**Your instructions**
Return all the entries. Match them word for word.
Information shown START
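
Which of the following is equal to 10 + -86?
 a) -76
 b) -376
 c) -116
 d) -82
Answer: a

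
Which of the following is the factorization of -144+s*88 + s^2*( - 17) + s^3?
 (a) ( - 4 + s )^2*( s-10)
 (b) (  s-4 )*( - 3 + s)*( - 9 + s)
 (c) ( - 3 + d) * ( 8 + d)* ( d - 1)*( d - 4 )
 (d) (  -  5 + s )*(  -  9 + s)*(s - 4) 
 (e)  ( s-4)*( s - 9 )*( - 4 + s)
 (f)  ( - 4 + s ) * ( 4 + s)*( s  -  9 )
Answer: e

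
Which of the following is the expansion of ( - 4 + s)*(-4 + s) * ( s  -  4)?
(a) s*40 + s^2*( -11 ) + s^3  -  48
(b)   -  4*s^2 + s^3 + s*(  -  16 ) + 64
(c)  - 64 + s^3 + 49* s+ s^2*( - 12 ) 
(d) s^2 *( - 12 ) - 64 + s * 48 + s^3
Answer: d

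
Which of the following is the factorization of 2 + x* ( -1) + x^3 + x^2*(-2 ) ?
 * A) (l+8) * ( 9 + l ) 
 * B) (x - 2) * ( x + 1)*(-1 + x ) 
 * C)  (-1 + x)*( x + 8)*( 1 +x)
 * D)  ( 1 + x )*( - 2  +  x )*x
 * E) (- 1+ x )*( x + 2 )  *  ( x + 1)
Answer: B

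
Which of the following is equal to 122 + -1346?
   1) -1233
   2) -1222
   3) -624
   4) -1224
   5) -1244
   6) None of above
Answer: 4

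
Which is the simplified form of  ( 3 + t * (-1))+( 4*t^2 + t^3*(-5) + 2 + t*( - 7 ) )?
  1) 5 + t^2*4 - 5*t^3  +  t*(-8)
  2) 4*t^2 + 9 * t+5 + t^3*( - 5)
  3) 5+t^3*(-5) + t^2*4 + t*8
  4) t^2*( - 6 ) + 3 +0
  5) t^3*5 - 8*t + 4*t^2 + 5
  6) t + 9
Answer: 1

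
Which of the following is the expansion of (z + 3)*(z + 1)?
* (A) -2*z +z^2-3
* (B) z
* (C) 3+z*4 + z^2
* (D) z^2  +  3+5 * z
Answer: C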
Information shown END
**Result**
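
Which of the following is equal to 10 + -86?
 a) -76
 b) -376
 c) -116
 d) -82
Answer: a

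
Which of the following is the factorization of -144+s*88 + s^2*( - 17) + s^3?
 (a) ( - 4 + s )^2*( s-10)
 (b) (  s-4 )*( - 3 + s)*( - 9 + s)
 (c) ( - 3 + d) * ( 8 + d)* ( d - 1)*( d - 4 )
 (d) (  -  5 + s )*(  -  9 + s)*(s - 4) 
 (e)  ( s-4)*( s - 9 )*( - 4 + s)
 (f)  ( - 4 + s ) * ( 4 + s)*( s  -  9 )
Answer: e

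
Which of the following is the expansion of ( - 4 + s)*(-4 + s) * ( s  -  4)?
(a) s*40 + s^2*( -11 ) + s^3  -  48
(b)   -  4*s^2 + s^3 + s*(  -  16 ) + 64
(c)  - 64 + s^3 + 49* s+ s^2*( - 12 ) 
(d) s^2 *( - 12 ) - 64 + s * 48 + s^3
Answer: d

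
Which of the following is the factorization of 2 + x* ( -1) + x^3 + x^2*(-2 ) ?
 * A) (l+8) * ( 9 + l ) 
 * B) (x - 2) * ( x + 1)*(-1 + x ) 
 * C)  (-1 + x)*( x + 8)*( 1 +x)
 * D)  ( 1 + x )*( - 2  +  x )*x
 * E) (- 1+ x )*( x + 2 )  *  ( x + 1)
Answer: B

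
Which of the following is equal to 122 + -1346?
   1) -1233
   2) -1222
   3) -624
   4) -1224
   5) -1244
   6) None of above
Answer: 4

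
Which is the simplified form of  ( 3 + t * (-1))+( 4*t^2 + t^3*(-5) + 2 + t*( - 7 ) )?
  1) 5 + t^2*4 - 5*t^3  +  t*(-8)
  2) 4*t^2 + 9 * t+5 + t^3*( - 5)
  3) 5+t^3*(-5) + t^2*4 + t*8
  4) t^2*( - 6 ) + 3 +0
  5) t^3*5 - 8*t + 4*t^2 + 5
  6) t + 9
Answer: 1

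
Which of the following is the expansion of (z + 3)*(z + 1)?
* (A) -2*z +z^2-3
* (B) z
* (C) 3+z*4 + z^2
* (D) z^2  +  3+5 * z
Answer: C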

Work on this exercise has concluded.